Task goal
Write out the material below exactly, beginning at the line that contains "During an exam on cognitive measurement: A psychometric" and ending with its last line, both ends included; write nothing else.

Data shown
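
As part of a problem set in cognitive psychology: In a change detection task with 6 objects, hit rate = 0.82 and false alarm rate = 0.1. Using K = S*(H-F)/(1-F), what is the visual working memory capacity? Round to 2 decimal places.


K = S * (H - F) / (1 - F)
H - F = 0.72
1 - F = 0.9
K = 6 * 0.72 / 0.9
= 4.80


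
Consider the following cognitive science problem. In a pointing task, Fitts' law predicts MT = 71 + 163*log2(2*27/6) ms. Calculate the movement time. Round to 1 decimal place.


MT = 71 + 163 * log2(2*27/6)
2D/W = 9.0
log2(9.0) = 3.1699
MT = 71 + 163 * 3.1699
= 587.7 ms


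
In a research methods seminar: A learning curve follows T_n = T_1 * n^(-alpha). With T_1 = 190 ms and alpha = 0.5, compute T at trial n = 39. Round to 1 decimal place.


T_n = 190 * 39^(-0.5)
39^(-0.5) = 0.160128
T_n = 190 * 0.160128
= 30.4 ms


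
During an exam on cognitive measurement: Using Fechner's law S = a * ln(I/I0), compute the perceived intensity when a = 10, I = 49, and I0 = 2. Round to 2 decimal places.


S = 10 * ln(49/2)
I/I0 = 24.5
ln(24.5) = 3.1987
S = 10 * 3.1987
= 31.99


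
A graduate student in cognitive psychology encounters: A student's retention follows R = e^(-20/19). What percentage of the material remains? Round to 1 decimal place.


R = e^(-t/S)
-t/S = -20/19 = -1.052632
R = e^(-1.052632) = 0.349018
Percentage = 0.349018 * 100
= 34.9


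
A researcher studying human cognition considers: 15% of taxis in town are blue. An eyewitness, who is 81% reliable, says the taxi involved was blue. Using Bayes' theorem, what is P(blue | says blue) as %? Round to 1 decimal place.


P(blue | says blue) = P(says blue | blue)*P(blue) / [P(says blue | blue)*P(blue) + P(says blue | not blue)*P(not blue)]
Numerator = 0.81 * 0.15 = 0.1215
False identification = 0.19 * 0.85 = 0.1615
P = 0.1215 / (0.1215 + 0.1615)
= 0.1215 / 0.283
As percentage = 42.9


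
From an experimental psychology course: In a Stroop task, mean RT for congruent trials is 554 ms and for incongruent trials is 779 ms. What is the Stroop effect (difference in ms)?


Stroop effect = RT(incongruent) - RT(congruent)
= 779 - 554
= 225 ms


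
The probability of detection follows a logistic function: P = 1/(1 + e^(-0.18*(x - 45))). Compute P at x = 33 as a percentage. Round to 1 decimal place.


P(x) = 1/(1 + e^(-0.18*(33 - 45)))
Exponent = -0.18 * -12 = 2.16
e^(2.16) = 8.671138
P = 1/(1 + 8.671138) = 0.1034
Percentage = 10.3


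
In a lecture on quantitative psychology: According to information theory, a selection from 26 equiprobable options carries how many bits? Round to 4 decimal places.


H = log2(n)
H = log2(26)
= 4.7004


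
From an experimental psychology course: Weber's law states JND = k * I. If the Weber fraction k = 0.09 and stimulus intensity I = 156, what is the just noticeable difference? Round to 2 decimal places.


JND = k * I
JND = 0.09 * 156
= 14.04


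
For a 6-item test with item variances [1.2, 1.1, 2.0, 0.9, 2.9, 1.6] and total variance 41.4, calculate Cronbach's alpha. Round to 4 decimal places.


alpha = (k/(k-1)) * (1 - sum(s_i^2)/s_total^2)
sum(item variances) = 9.7
k/(k-1) = 6/5 = 1.2
1 - 9.7/41.4 = 1 - 0.2343 = 0.7657
alpha = 1.2 * 0.7657
= 0.9188


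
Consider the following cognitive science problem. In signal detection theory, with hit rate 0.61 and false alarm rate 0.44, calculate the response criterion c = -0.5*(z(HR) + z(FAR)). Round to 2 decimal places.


c = -0.5 * (z(HR) + z(FAR))
z(0.61) = 0.2793
z(0.44) = -0.151
c = -0.5 * (0.2793 + -0.151)
= -0.5 * 0.1283
= -0.06


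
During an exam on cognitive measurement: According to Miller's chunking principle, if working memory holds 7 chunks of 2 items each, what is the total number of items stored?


Total items = chunks * items_per_chunk
= 7 * 2
= 14


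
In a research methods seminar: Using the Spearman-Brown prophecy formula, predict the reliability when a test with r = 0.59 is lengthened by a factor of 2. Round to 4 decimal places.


r_new = n*r / (1 + (n-1)*r)
Numerator = 2 * 0.59 = 1.18
Denominator = 1 + 1 * 0.59 = 1.59
r_new = 1.18 / 1.59
= 0.7421


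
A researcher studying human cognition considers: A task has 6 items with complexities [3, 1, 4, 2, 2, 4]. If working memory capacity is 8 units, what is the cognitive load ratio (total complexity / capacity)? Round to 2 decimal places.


Total complexity = 3 + 1 + 4 + 2 + 2 + 4 = 16
Load = total / capacity = 16 / 8
= 2.00


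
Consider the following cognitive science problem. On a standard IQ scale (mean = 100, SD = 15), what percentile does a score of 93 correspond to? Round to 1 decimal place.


z = (IQ - mean) / SD
z = (93 - 100) / 15 = -0.4667
Percentile = Phi(-0.4667) * 100
Phi(-0.4667) = 0.320357
= 32.0


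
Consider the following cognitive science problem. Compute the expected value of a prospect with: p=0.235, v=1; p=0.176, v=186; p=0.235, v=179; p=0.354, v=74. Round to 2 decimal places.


EU = sum(p_i * v_i)
0.235 * 1 = 0.235
0.176 * 186 = 32.736
0.235 * 179 = 42.065
0.354 * 74 = 26.196
EU = 0.235 + 32.736 + 42.065 + 26.196
= 101.23


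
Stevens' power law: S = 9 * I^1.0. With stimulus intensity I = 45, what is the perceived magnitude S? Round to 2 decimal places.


S = 9 * 45^1.0
45^1.0 = 45.0
S = 9 * 45.0
= 405.00


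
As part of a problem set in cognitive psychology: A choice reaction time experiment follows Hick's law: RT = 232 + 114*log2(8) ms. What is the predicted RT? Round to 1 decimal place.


RT = 232 + 114 * log2(8)
log2(8) = 3.0
RT = 232 + 114 * 3.0
= 232 + 342.0
= 574.0 ms


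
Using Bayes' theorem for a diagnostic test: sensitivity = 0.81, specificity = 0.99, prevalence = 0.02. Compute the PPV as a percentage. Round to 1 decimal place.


PPV = (sens * prev) / (sens * prev + (1-spec) * (1-prev))
Numerator = 0.81 * 0.02 = 0.0162
P(positive and no disease) = (1 - spec) * (1 - prev) = (1 - 0.99) * (1 - 0.02) = 0.0098
Denominator = 0.0162 + 0.0098 = 0.026
PPV = 0.0162 / 0.026 = 0.623077
As percentage = 62.3


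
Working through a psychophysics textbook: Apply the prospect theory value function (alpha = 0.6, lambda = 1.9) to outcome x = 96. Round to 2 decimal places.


Since x = 96 >= 0, use v(x) = x^0.6
96^0.6 = 15.4655
v(96) = 15.47


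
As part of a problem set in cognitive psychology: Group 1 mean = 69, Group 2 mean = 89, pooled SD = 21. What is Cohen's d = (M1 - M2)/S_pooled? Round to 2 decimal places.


Cohen's d = (M1 - M2) / S_pooled
= (69 - 89) / 21
= -20 / 21
= -0.95


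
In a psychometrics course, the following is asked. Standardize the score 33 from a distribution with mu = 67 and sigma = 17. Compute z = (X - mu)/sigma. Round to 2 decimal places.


z = (X - mu) / sigma
= (33 - 67) / 17
= -34 / 17
= -2.00


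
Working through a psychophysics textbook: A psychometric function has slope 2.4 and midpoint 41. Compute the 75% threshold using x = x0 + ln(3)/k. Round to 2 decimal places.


At P = 0.75: 0.75 = 1/(1 + e^(-k*(x-x0)))
Solving: e^(-k*(x-x0)) = 1/3
x = x0 + ln(3)/k
ln(3) = 1.0986
x = 41 + 1.0986/2.4
= 41 + 0.4578
= 41.46


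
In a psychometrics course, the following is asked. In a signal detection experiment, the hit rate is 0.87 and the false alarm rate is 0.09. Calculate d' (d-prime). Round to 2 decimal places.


d' = z(HR) - z(FAR)
z(0.87) = 1.1264
z(0.09) = -1.3408
d' = 1.1264 - -1.3408
= 2.47


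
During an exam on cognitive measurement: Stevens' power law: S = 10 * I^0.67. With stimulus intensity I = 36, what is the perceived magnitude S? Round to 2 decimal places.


S = 10 * 36^0.67
36^0.67 = 11.0337
S = 10 * 11.0337
= 110.34


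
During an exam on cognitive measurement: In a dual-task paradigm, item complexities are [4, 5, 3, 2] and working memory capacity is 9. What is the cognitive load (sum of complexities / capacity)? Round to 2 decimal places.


Total complexity = 4 + 5 + 3 + 2 = 14
Load = total / capacity = 14 / 9
= 1.56


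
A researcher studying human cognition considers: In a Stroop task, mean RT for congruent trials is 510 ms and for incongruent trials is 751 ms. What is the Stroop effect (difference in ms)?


Stroop effect = RT(incongruent) - RT(congruent)
= 751 - 510
= 241 ms


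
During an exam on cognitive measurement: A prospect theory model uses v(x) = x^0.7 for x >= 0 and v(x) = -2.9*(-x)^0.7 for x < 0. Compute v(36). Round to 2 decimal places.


Since x = 36 >= 0, use v(x) = x^0.7
36^0.7 = 12.286
v(36) = 12.29


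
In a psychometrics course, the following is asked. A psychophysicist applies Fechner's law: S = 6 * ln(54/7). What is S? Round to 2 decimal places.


S = 6 * ln(54/7)
I/I0 = 7.714286
ln(7.714286) = 2.0431
S = 6 * 2.0431
= 12.26


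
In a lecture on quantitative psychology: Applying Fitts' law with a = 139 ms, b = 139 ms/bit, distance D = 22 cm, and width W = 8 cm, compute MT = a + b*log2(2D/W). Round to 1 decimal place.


MT = 139 + 139 * log2(2*22/8)
2D/W = 5.5
log2(5.5) = 2.4594
MT = 139 + 139 * 2.4594
= 480.9 ms


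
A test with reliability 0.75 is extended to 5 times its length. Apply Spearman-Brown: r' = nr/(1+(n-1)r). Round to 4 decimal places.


r_new = n*r / (1 + (n-1)*r)
Numerator = 5 * 0.75 = 3.75
Denominator = 1 + 4 * 0.75 = 4.0
r_new = 3.75 / 4.0
= 0.9375


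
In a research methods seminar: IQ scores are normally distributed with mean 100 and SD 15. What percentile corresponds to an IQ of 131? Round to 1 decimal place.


z = (IQ - mean) / SD
z = (131 - 100) / 15 = 2.0667
Percentile = Phi(2.0667) * 100
Phi(2.0667) = 0.980619
= 98.1


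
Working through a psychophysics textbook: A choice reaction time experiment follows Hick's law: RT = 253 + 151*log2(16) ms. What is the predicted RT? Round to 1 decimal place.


RT = 253 + 151 * log2(16)
log2(16) = 4.0
RT = 253 + 151 * 4.0
= 253 + 604.0
= 857.0 ms


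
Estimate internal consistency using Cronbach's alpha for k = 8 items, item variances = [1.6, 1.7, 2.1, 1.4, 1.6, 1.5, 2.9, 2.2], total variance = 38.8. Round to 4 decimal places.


alpha = (k/(k-1)) * (1 - sum(s_i^2)/s_total^2)
sum(item variances) = 15.0
k/(k-1) = 8/7 = 1.142857
1 - 15.0/38.8 = 1 - 0.386598 = 0.613402
alpha = 1.142857 * 0.613402
= 0.7010


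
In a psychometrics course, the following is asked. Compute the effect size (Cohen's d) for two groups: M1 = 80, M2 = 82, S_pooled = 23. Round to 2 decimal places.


Cohen's d = (M1 - M2) / S_pooled
= (80 - 82) / 23
= -2 / 23
= -0.09


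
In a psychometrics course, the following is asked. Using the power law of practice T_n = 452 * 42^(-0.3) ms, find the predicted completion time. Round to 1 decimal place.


T_n = 452 * 42^(-0.3)
42^(-0.3) = 0.325856
T_n = 452 * 0.325856
= 147.3 ms


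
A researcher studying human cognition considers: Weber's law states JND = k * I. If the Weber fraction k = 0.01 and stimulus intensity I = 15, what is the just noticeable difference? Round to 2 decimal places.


JND = k * I
JND = 0.01 * 15
= 0.15


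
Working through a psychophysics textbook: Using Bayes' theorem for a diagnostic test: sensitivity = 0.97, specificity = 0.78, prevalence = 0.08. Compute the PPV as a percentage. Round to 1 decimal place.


PPV = (sens * prev) / (sens * prev + (1-spec) * (1-prev))
Numerator = 0.97 * 0.08 = 0.0776
P(positive and no disease) = (1 - spec) * (1 - prev) = (1 - 0.78) * (1 - 0.08) = 0.2024
Denominator = 0.0776 + 0.2024 = 0.28
PPV = 0.0776 / 0.28 = 0.277143
As percentage = 27.7


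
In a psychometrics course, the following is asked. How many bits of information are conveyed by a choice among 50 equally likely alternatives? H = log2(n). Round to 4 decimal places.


H = log2(n)
H = log2(50)
= 5.6439


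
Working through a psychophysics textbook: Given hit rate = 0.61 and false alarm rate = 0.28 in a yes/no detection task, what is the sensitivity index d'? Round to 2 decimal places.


d' = z(HR) - z(FAR)
z(0.61) = 0.2793
z(0.28) = -0.5828
d' = 0.2793 - -0.5828
= 0.86


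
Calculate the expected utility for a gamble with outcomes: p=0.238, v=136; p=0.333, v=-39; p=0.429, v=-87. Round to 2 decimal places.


EU = sum(p_i * v_i)
0.238 * 136 = 32.368
0.333 * -39 = -12.987
0.429 * -87 = -37.323
EU = 32.368 + -12.987 + -37.323
= -17.94


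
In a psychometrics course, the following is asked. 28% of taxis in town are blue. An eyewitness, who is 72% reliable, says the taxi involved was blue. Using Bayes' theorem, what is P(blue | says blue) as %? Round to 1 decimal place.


P(blue | says blue) = P(says blue | blue)*P(blue) / [P(says blue | blue)*P(blue) + P(says blue | not blue)*P(not blue)]
Numerator = 0.72 * 0.28 = 0.2016
False identification = 0.28 * 0.72 = 0.2016
P = 0.2016 / (0.2016 + 0.2016)
= 0.2016 / 0.4032
As percentage = 50.0


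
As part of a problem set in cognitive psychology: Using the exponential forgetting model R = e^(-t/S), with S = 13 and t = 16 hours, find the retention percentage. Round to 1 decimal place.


R = e^(-t/S)
-t/S = -16/13 = -1.230769
R = e^(-1.230769) = 0.292068
Percentage = 0.292068 * 100
= 29.2


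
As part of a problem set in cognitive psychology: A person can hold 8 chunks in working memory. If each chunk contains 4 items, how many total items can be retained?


Total items = chunks * items_per_chunk
= 8 * 4
= 32


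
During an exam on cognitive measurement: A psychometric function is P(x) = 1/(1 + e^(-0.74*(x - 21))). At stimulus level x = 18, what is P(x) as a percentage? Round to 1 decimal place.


P(x) = 1/(1 + e^(-0.74*(18 - 21)))
Exponent = -0.74 * -3 = 2.22
e^(2.22) = 9.207331
P = 1/(1 + 9.207331) = 0.097969
Percentage = 9.8


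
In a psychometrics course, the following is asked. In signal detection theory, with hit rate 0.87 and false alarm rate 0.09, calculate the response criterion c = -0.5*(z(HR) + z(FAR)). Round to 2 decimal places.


c = -0.5 * (z(HR) + z(FAR))
z(0.87) = 1.1264
z(0.09) = -1.3408
c = -0.5 * (1.1264 + -1.3408)
= -0.5 * -0.2144
= 0.11


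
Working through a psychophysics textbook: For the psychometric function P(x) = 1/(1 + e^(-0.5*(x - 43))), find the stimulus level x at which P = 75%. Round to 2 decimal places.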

Problem solution
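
During an exam on cognitive measurement: A psychometric function is P(x) = 1/(1 + e^(-0.74*(x - 21))). At stimulus level x = 18, what is P(x) as a percentage? Round to 1 decimal place.


P(x) = 1/(1 + e^(-0.74*(18 - 21)))
Exponent = -0.74 * -3 = 2.22
e^(2.22) = 9.207331
P = 1/(1 + 9.207331) = 0.097969
Percentage = 9.8


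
In a psychometrics course, the following is asked. In signal detection theory, with hit rate 0.87 and false alarm rate 0.09, calculate the response criterion c = -0.5*(z(HR) + z(FAR)). Round to 2 decimal places.


c = -0.5 * (z(HR) + z(FAR))
z(0.87) = 1.1264
z(0.09) = -1.3408
c = -0.5 * (1.1264 + -1.3408)
= -0.5 * -0.2144
= 0.11


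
Working through a psychophysics textbook: For the psychometric function P(x) = 1/(1 + e^(-0.5*(x - 43))), find the stimulus level x at which P = 75%. Round to 2 decimal places.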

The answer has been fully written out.